▶ _ABOUT THIS EXERCISE_:
Print each entry below precisely as it reads.

□ □ □ □

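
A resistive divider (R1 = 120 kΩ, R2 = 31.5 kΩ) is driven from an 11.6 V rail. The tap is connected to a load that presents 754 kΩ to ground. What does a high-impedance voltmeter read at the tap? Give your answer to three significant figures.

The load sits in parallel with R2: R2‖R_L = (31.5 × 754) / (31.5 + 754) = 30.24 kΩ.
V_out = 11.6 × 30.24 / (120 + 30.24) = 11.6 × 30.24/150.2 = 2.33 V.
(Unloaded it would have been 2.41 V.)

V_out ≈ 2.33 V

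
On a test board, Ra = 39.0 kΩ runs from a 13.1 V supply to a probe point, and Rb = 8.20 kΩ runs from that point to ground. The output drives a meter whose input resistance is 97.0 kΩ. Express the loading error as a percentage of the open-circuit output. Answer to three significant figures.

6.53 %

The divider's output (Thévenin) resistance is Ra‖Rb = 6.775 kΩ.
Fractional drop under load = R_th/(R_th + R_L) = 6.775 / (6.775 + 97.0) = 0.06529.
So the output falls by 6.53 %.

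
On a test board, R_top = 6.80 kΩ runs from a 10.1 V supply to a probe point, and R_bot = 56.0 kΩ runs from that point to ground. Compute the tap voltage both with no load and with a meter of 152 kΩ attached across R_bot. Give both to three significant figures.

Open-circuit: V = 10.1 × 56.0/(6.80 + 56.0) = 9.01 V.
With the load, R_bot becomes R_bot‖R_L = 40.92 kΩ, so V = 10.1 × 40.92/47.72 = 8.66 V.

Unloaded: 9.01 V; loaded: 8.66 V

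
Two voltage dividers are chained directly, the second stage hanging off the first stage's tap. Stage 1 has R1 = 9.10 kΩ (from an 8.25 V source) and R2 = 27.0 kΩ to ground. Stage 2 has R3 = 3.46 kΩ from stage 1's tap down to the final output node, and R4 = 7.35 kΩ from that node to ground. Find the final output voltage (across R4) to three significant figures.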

□ □ □ □

▶ _RESPONSE TO THE TASK_:
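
A resistive divider (R1 = 120 kΩ, R2 = 31.5 kΩ) is driven from an 11.6 V rail. The tap is connected to a load that presents 754 kΩ to ground. What does a high-impedance voltmeter read at the tap? Give your answer to three significant figures.

The load sits in parallel with R2: R2‖R_L = (31.5 × 754) / (31.5 + 754) = 30.24 kΩ.
V_out = 11.6 × 30.24 / (120 + 30.24) = 11.6 × 30.24/150.2 = 2.33 V.
(Unloaded it would have been 2.41 V.)

V_out ≈ 2.33 V

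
On a test board, Ra = 39.0 kΩ runs from a 13.1 V supply to a probe point, and Rb = 8.20 kΩ runs from that point to ground. The output drives a meter whose input resistance is 97.0 kΩ. Express the loading error as a percentage of the open-circuit output. Answer to three significant figures.

6.53 %

The divider's output (Thévenin) resistance is Ra‖Rb = 6.775 kΩ.
Fractional drop under load = R_th/(R_th + R_L) = 6.775 / (6.775 + 97.0) = 0.06529.
So the output falls by 6.53 %.

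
On a test board, R_top = 6.80 kΩ runs from a 10.1 V supply to a probe point, and R_bot = 56.0 kΩ runs from that point to ground. Compute the tap voltage both with no load and with a meter of 152 kΩ attached across R_bot. Give both to three significant figures.

Open-circuit: V = 10.1 × 56.0/(6.80 + 56.0) = 9.01 V.
With the load, R_bot becomes R_bot‖R_L = 40.92 kΩ, so V = 10.1 × 40.92/47.72 = 8.66 V.

Unloaded: 9.01 V; loaded: 8.66 V

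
Two voltage dividers are chained directly, the second stage hanging off the first stage's tap. Stage 1 has R1 = 9.10 kΩ (from an 8.25 V source) and R2 = 27.0 kΩ to ground. Stage 2 has R3 = 3.46 kΩ from stage 1's tap down to the final output node, and R4 = 7.35 kΩ from that node to ground. Find the final output voltage (across R4) to three significant figures.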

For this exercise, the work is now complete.